_To do_. Restate word for word the line with "In the Miller–Rabin test on n = 259" and all lines after it; please stop only at the end of the listing below.

_The data_.

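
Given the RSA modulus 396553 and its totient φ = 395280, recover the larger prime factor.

φ(n) = (p−1)(q−1) = n − (p+q) + 1, so p + q = 396553 − 395280 + 1 = 1274.
p and q are the roots of t² − 1274t + 396553 = 0.
Discriminant: 1274² − 4·396553 = 1623076 − 1586212 = 36864; √36864 = 192.
q = (1274 − 192)/2 = 541, p = (1274 + 192)/2 = 733.
Check: 541 · 733 = 396553.

733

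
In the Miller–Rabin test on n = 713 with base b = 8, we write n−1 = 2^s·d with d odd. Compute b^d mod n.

713 − 1 = 712 = 2^3 · 89, so d = 89.
8^1 ≡ 8 (mod 713)
8^2 ≡ 8^2 = 64 ≡ 64 (mod 713)
8^4 ≡ 64^2 = 4096 ≡ 531 (mod 713)
8^8 ≡ 531^2 = 281961 ≡ 326 (mod 713)
8^16 ≡ 326^2 = 106276 ≡ 39 (mod 713)
8^32 ≡ 39^2 = 1521 ≡ 95 (mod 713)
8^64 ≡ 95^2 = 9025 ≡ 469 (mod 713)
89 = 64 + 16 + 8 + 1 in binary powers of 2.
So 8^89 ≡ 469 · 39 · 326 · 8 ≡ 376 (mod 713).
Squaring chain: 376 → 202 → 163; never reaches −1, so base 8 is a Miller–Rabin witness that 713 is composite.

376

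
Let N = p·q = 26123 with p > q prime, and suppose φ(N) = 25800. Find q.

φ(n) = (p−1)(q−1) = n − (p+q) + 1, so p + q = 26123 − 25800 + 1 = 324.
p and q are the roots of t² − 324t + 26123 = 0.
Discriminant: 324² − 4·26123 = 104976 − 104492 = 484; √484 = 22.
q = (324 − 22)/2 = 151, p = (324 + 22)/2 = 173.
Check: 151 · 173 = 26123.

151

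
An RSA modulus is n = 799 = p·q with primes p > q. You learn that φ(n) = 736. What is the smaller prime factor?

φ(n) = (p−1)(q−1) = n − (p+q) + 1, so p + q = 799 − 736 + 1 = 64.
p and q are the roots of t² − 64t + 799 = 0.
Discriminant: 64² − 4·799 = 4096 − 3196 = 900; √900 = 30.
q = (64 − 30)/2 = 17, p = (64 + 30)/2 = 47.
Check: 17 · 47 = 799.

17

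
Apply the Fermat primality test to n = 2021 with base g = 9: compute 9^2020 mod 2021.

1358

9^1 ≡ 9 (mod 2021)
9^2 ≡ 9^2 = 81 ≡ 81 (mod 2021)
9^4 ≡ 81^2 = 6561 ≡ 498 (mod 2021)
9^8 ≡ 498^2 = 248004 ≡ 1442 (mod 2021)
9^16 ≡ 1442^2 = 2079364 ≡ 1776 (mod 2021)
9^32 ≡ 1776^2 = 3154176 ≡ 1416 (mod 2021)
9^64 ≡ 1416^2 = 2005056 ≡ 224 (mod 2021)
9^128 ≡ 224^2 = 50176 ≡ 1672 (mod 2021)
9^256 ≡ 1672^2 = 2795584 ≡ 541 (mod 2021)
9^512 ≡ 541^2 = 292681 ≡ 1657 (mod 2021)
9^1024 ≡ 1657^2 = 2745649 ≡ 1131 (mod 2021)
2020 = 1024 + 512 + 256 + 128 + 64 + 32 + 4 in binary powers of 2.
So 9^2020 ≡ 1131 · 1657 · 541 · 1672 · 224 · 1416 · 498 ≡ 1358 (mod 2021).
Since 1358 ≠ 1, base 9 is a Fermat witness: 2021 is composite.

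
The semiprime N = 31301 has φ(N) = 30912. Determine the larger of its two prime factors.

277

φ(n) = (p−1)(q−1) = n − (p+q) + 1, so p + q = 31301 − 30912 + 1 = 390.
p and q are the roots of t² − 390t + 31301 = 0.
Discriminant: 390² − 4·31301 = 152100 − 125204 = 26896; √26896 = 164.
q = (390 − 164)/2 = 113, p = (390 + 164)/2 = 277.
Check: 113 · 277 = 31301.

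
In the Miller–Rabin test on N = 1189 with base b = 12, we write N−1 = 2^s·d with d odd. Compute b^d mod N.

157

1189 − 1 = 1188 = 2^2 · 297, so d = 297.
12^1 ≡ 12 (mod 1189)
12^2 ≡ 12^2 = 144 ≡ 144 (mod 1189)
12^4 ≡ 144^2 = 20736 ≡ 523 (mod 1189)
12^8 ≡ 523^2 = 273529 ≡ 59 (mod 1189)
12^16 ≡ 59^2 = 3481 ≡ 1103 (mod 1189)
12^32 ≡ 1103^2 = 1216609 ≡ 262 (mod 1189)
12^64 ≡ 262^2 = 68644 ≡ 871 (mod 1189)
12^128 ≡ 871^2 = 758641 ≡ 59 (mod 1189)
12^256 ≡ 59^2 = 3481 ≡ 1103 (mod 1189)
297 = 256 + 32 + 8 + 1 in binary powers of 2.
So 12^297 ≡ 1103 · 262 · 59 · 12 ≡ 157 (mod 1189).
Squaring chain: 157 → 869; never reaches −1, so base 12 is a Miller–Rabin witness that 1189 is composite.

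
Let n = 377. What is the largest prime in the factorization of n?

377 = 13 · 29
29 is prime.
So 377 = 13 · 29; the largest prime factor is 29.

29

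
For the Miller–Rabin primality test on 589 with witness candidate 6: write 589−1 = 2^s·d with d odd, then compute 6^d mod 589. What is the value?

216

589 − 1 = 588 = 2^2 · 147, so d = 147.
6^1 ≡ 6 (mod 589)
6^2 ≡ 6^2 = 36 ≡ 36 (mod 589)
6^4 ≡ 36^2 = 1296 ≡ 118 (mod 589)
6^8 ≡ 118^2 = 13924 ≡ 377 (mod 589)
6^16 ≡ 377^2 = 142129 ≡ 180 (mod 589)
6^32 ≡ 180^2 = 32400 ≡ 5 (mod 589)
6^64 ≡ 5^2 = 25 ≡ 25 (mod 589)
6^128 ≡ 25^2 = 625 ≡ 36 (mod 589)
147 = 128 + 16 + 2 + 1 in binary powers of 2.
So 6^147 ≡ 36 · 180 · 36 · 6 ≡ 216 (mod 589).
Squaring chain: 216 → 125; never reaches −1, so base 6 is a Miller–Rabin witness that 589 is composite.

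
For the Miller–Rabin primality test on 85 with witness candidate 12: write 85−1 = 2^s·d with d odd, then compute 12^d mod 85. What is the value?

37

85 − 1 = 84 = 2^2 · 21, so d = 21.
12^1 ≡ 12 (mod 85)
12^2 ≡ 12^2 = 144 ≡ 59 (mod 85)
12^4 ≡ 59^2 = 3481 ≡ 81 (mod 85)
12^8 ≡ 81^2 = 6561 ≡ 16 (mod 85)
12^16 ≡ 16^2 = 256 ≡ 1 (mod 85)
21 = 16 + 4 + 1 in binary powers of 2.
So 12^21 ≡ 1 · 81 · 12 ≡ 37 (mod 85).
Squaring chain: 37 → 9; never reaches −1, so base 12 is a Miller–Rabin witness that 85 is composite.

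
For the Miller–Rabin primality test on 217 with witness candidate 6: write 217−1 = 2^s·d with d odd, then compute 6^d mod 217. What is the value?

217 − 1 = 216 = 2^3 · 27, so d = 27.
6^1 ≡ 6 (mod 217)
6^2 ≡ 6^2 = 36 ≡ 36 (mod 217)
6^4 ≡ 36^2 = 1296 ≡ 211 (mod 217)
6^8 ≡ 211^2 = 44521 ≡ 36 (mod 217)
6^16 ≡ 36^2 = 1296 ≡ 211 (mod 217)
27 = 16 + 8 + 2 + 1 in binary powers of 2.
So 6^27 ≡ 211 · 36 · 36 · 6 ≡ 216 (mod 217).
Since 6^d ≡ 216 (mod 217), base 6 does not prove 217 composite.

216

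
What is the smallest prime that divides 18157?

18157 is odd.
Digit sum 22, not divisible by 3.
Ends in 7: not divisible by 5.
7: 18157 = 7·2593 + 6
11: 18157 = 11·1650 + 7
13: 18157 = 13·1396 + 9
17: 18157 = 17·1068 + 1
19: 18157 = 19·955 + 12
23: 18157 = 23·789 + 10
29: 18157 = 29·626 + 3
31: 18157 = 31·585 + 22
37: 18157 = 37·490 + 27
41: 18157 = 41·442 + 35
43: 18157 = 43·422 + 11
47: 18157 = 47·386 + 15
53: 18157 = 53·342 + 31
59: 18157 = 59·307 + 44
61: 18157 = 61·297 + 40
67: 18157 = 67·271

67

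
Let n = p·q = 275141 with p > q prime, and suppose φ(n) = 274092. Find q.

φ(n) = (p−1)(q−1) = n − (p+q) + 1, so p + q = 275141 − 274092 + 1 = 1050.
p and q are the roots of t² − 1050t + 275141 = 0.
Discriminant: 1050² − 4·275141 = 1102500 − 1100564 = 1936; √1936 = 44.
q = (1050 − 44)/2 = 503, p = (1050 + 44)/2 = 547.
Check: 503 · 547 = 275141.

503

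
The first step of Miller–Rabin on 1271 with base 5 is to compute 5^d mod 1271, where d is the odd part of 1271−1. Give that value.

1271 − 1 = 1270 = 2^1 · 635, so d = 635.
5^1 ≡ 5 (mod 1271)
5^2 ≡ 5^2 = 25 ≡ 25 (mod 1271)
5^4 ≡ 25^2 = 625 ≡ 625 (mod 1271)
5^8 ≡ 625^2 = 390625 ≡ 428 (mod 1271)
5^16 ≡ 428^2 = 183184 ≡ 160 (mod 1271)
5^32 ≡ 160^2 = 25600 ≡ 180 (mod 1271)
5^64 ≡ 180^2 = 32400 ≡ 625 (mod 1271)
5^128 ≡ 625^2 = 390625 ≡ 428 (mod 1271)
5^256 ≡ 428^2 = 183184 ≡ 160 (mod 1271)
5^512 ≡ 160^2 = 25600 ≡ 180 (mod 1271)
635 = 512 + 64 + 32 + 16 + 8 + 2 + 1 in binary powers of 2.
So 5^635 ≡ 180 · 625 · 180 · 160 · 428 · 25 · 5 ≡ 893 (mod 1271).
Squaring chain: 893; never reaches −1, so base 5 is a Miller–Rabin witness that 1271 is composite.

893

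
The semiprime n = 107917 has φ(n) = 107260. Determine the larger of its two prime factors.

φ(n) = (p−1)(q−1) = n − (p+q) + 1, so p + q = 107917 − 107260 + 1 = 658.
p and q are the roots of t² − 658t + 107917 = 0.
Discriminant: 658² − 4·107917 = 432964 − 431668 = 1296; √1296 = 36.
q = (658 − 36)/2 = 311, p = (658 + 36)/2 = 347.
Check: 311 · 347 = 107917.

347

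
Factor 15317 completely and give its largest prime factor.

15317 = 17 · 901
901 = 17 · 53
53 is prime.
So 15317 = 17^2 · 53; the largest prime factor is 53.

53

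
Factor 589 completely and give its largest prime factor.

589 = 19 · 31
31 is prime.
So 589 = 19 · 31; the largest prime factor is 31.

31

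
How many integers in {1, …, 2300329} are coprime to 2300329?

Factor: 2300329 = 71 · 179 · 181.
φ(2300329) = (71−1) · (179−1) · (181−1) = 70 · 178 · 180 = 2242800.

2242800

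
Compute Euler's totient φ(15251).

15000

Factor: 15251 = 101 · 151.
φ(15251) = (101−1) · (151−1) = 100 · 150 = 15000.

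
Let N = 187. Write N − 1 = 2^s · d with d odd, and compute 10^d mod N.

164

187 − 1 = 186 = 2^1 · 93, so d = 93.
10^1 ≡ 10 (mod 187)
10^2 ≡ 10^2 = 100 ≡ 100 (mod 187)
10^4 ≡ 100^2 = 10000 ≡ 89 (mod 187)
10^8 ≡ 89^2 = 7921 ≡ 67 (mod 187)
10^16 ≡ 67^2 = 4489 ≡ 1 (mod 187)
10^32 ≡ 1^2 = 1 ≡ 1 (mod 187)
10^64 ≡ 1^2 = 1 ≡ 1 (mod 187)
93 = 64 + 16 + 8 + 4 + 1 in binary powers of 2.
So 10^93 ≡ 1 · 1 · 67 · 89 · 10 ≡ 164 (mod 187).
Squaring chain: 164; never reaches −1, so base 10 is a Miller–Rabin witness that 187 is composite.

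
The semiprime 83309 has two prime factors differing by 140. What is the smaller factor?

227

Since p = q + 140, we have 83309 = q(q + 140), so q² + 140q − 83309 = 0.
Discriminant: 140² + 4·83309 = 19600 + 333236 = 352836; √352836 = 594.
q = (−140 + 594)/2 = 227, and p = q + 140 = 367.
Check: 227 · 367 = 83309.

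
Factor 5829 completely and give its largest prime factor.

67

5829 = 3 · 1943
1943 = 29 · 67
67 is prime.
So 5829 = 3 · 29 · 67; the largest prime factor is 67.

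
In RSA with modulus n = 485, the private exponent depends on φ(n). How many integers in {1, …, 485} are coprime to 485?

Factor: 485 = 5 · 97.
φ(485) = (5−1) · (97−1) = 4 · 96 = 384.

384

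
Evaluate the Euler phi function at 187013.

Factor: 187013 = 23 · 47 · 173.
φ(187013) = (23−1) · (47−1) · (173−1) = 22 · 46 · 172 = 174064.

174064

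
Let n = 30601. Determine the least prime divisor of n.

71

30601 is odd.
Digit sum 10, not divisible by 3.
Ends in 1: not divisible by 5.
7: 30601 = 7·4371 + 4
11: 30601 = 11·2781 + 10
13: 30601 = 13·2353 + 12
17: 30601 = 17·1800 + 1
19: 30601 = 19·1610 + 11
23: 30601 = 23·1330 + 11
29: 30601 = 29·1055 + 6
31: 30601 = 31·987 + 4
37: 30601 = 37·827 + 2
41: 30601 = 41·746 + 15
43: 30601 = 43·711 + 28
47: 30601 = 47·651 + 4
53: 30601 = 53·577 + 20
59: 30601 = 59·518 + 39
61: 30601 = 61·501 + 40
67: 30601 = 67·456 + 49
71: 30601 = 71·431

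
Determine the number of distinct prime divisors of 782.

3

782 = 2 · 391
391 = 17 · 23
782 = 2 · 17 · 23, which has 3 distinct prime factors.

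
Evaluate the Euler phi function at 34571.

Factor: 34571 = 181 · 191.
φ(34571) = (181−1) · (191−1) = 180 · 190 = 34200.

34200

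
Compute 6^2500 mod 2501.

6^1 ≡ 6 (mod 2501)
6^2 ≡ 6^2 = 36 ≡ 36 (mod 2501)
6^4 ≡ 36^2 = 1296 ≡ 1296 (mod 2501)
6^8 ≡ 1296^2 = 1679616 ≡ 1445 (mod 2501)
6^16 ≡ 1445^2 = 2088025 ≡ 2191 (mod 2501)
6^32 ≡ 2191^2 = 4800481 ≡ 1062 (mod 2501)
6^64 ≡ 1062^2 = 1127844 ≡ 2394 (mod 2501)
6^128 ≡ 2394^2 = 5731236 ≡ 1445 (mod 2501)
6^256 ≡ 1445^2 = 2088025 ≡ 2191 (mod 2501)
6^512 ≡ 2191^2 = 4800481 ≡ 1062 (mod 2501)
6^1024 ≡ 1062^2 = 1127844 ≡ 2394 (mod 2501)
6^2048 ≡ 2394^2 = 5731236 ≡ 1445 (mod 2501)
2500 = 2048 + 256 + 128 + 64 + 4 in binary powers of 2.
So 6^2500 ≡ 1445 · 2191 · 1445 · 2394 · 1296 ≡ 1721 (mod 2501).
Since 1721 ≠ 1, base 6 is a Fermat witness: 2501 is composite.

1721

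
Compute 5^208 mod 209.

5^1 ≡ 5 (mod 209)
5^2 ≡ 5^2 = 25 ≡ 25 (mod 209)
5^4 ≡ 25^2 = 625 ≡ 207 (mod 209)
5^8 ≡ 207^2 = 42849 ≡ 4 (mod 209)
5^16 ≡ 4^2 = 16 ≡ 16 (mod 209)
5^32 ≡ 16^2 = 256 ≡ 47 (mod 209)
5^64 ≡ 47^2 = 2209 ≡ 119 (mod 209)
5^128 ≡ 119^2 = 14161 ≡ 158 (mod 209)
208 = 128 + 64 + 16 in binary powers of 2.
So 5^208 ≡ 158 · 119 · 16 ≡ 81 (mod 209).
Since 81 ≠ 1, base 5 is a Fermat witness: 209 is composite.

81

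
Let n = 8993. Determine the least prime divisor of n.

17

8993 is odd.
Digit sum 29, not divisible by 3.
Ends in 3: not divisible by 5.
7: 8993 = 7·1284 + 5
11: 8993 = 11·817 + 6
13: 8993 = 13·691 + 10
17: 8993 = 17·529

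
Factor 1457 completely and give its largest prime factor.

1457 = 31 · 47
47 is prime.
So 1457 = 31 · 47; the largest prime factor is 47.

47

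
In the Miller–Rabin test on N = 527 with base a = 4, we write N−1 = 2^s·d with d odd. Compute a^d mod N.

64

527 − 1 = 526 = 2^1 · 263, so d = 263.
4^1 ≡ 4 (mod 527)
4^2 ≡ 4^2 = 16 ≡ 16 (mod 527)
4^4 ≡ 16^2 = 256 ≡ 256 (mod 527)
4^8 ≡ 256^2 = 65536 ≡ 188 (mod 527)
4^16 ≡ 188^2 = 35344 ≡ 35 (mod 527)
4^32 ≡ 35^2 = 1225 ≡ 171 (mod 527)
4^64 ≡ 171^2 = 29241 ≡ 256 (mod 527)
4^128 ≡ 256^2 = 65536 ≡ 188 (mod 527)
4^256 ≡ 188^2 = 35344 ≡ 35 (mod 527)
263 = 256 + 4 + 2 + 1 in binary powers of 2.
So 4^263 ≡ 35 · 256 · 16 · 4 ≡ 64 (mod 527).
Squaring chain: 64; never reaches −1, so base 4 is a Miller–Rabin witness that 527 is composite.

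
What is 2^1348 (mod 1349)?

651

2^1 ≡ 2 (mod 1349)
2^2 ≡ 2^2 = 4 ≡ 4 (mod 1349)
2^4 ≡ 4^2 = 16 ≡ 16 (mod 1349)
2^8 ≡ 16^2 = 256 ≡ 256 (mod 1349)
2^16 ≡ 256^2 = 65536 ≡ 784 (mod 1349)
2^32 ≡ 784^2 = 614656 ≡ 861 (mod 1349)
2^64 ≡ 861^2 = 741321 ≡ 720 (mod 1349)
2^128 ≡ 720^2 = 518400 ≡ 384 (mod 1349)
2^256 ≡ 384^2 = 147456 ≡ 415 (mod 1349)
2^512 ≡ 415^2 = 172225 ≡ 902 (mod 1349)
2^1024 ≡ 902^2 = 813604 ≡ 157 (mod 1349)
1348 = 1024 + 256 + 64 + 4 in binary powers of 2.
So 2^1348 ≡ 157 · 415 · 720 · 16 ≡ 651 (mod 1349).
Since 651 ≠ 1, base 2 is a Fermat witness: 1349 is composite.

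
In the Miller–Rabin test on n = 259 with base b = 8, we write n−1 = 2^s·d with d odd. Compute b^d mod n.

259 − 1 = 258 = 2^1 · 129, so d = 129.
8^1 ≡ 8 (mod 259)
8^2 ≡ 8^2 = 64 ≡ 64 (mod 259)
8^4 ≡ 64^2 = 4096 ≡ 211 (mod 259)
8^8 ≡ 211^2 = 44521 ≡ 232 (mod 259)
8^16 ≡ 232^2 = 53824 ≡ 211 (mod 259)
8^32 ≡ 211^2 = 44521 ≡ 232 (mod 259)
8^64 ≡ 232^2 = 53824 ≡ 211 (mod 259)
8^128 ≡ 211^2 = 44521 ≡ 232 (mod 259)
129 = 128 + 1 in binary powers of 2.
So 8^129 ≡ 232 · 8 ≡ 43 (mod 259).
Squaring chain: 43; never reaches −1, so base 8 is a Miller–Rabin witness that 259 is composite.

43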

_Exercise answer_.
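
In the Miller–Rabin test on n = 259 with base b = 8, we write n−1 = 2^s·d with d odd. Compute b^d mod n.

259 − 1 = 258 = 2^1 · 129, so d = 129.
8^1 ≡ 8 (mod 259)
8^2 ≡ 8^2 = 64 ≡ 64 (mod 259)
8^4 ≡ 64^2 = 4096 ≡ 211 (mod 259)
8^8 ≡ 211^2 = 44521 ≡ 232 (mod 259)
8^16 ≡ 232^2 = 53824 ≡ 211 (mod 259)
8^32 ≡ 211^2 = 44521 ≡ 232 (mod 259)
8^64 ≡ 232^2 = 53824 ≡ 211 (mod 259)
8^128 ≡ 211^2 = 44521 ≡ 232 (mod 259)
129 = 128 + 1 in binary powers of 2.
So 8^129 ≡ 232 · 8 ≡ 43 (mod 259).
Squaring chain: 43; never reaches −1, so base 8 is a Miller–Rabin witness that 259 is composite.

43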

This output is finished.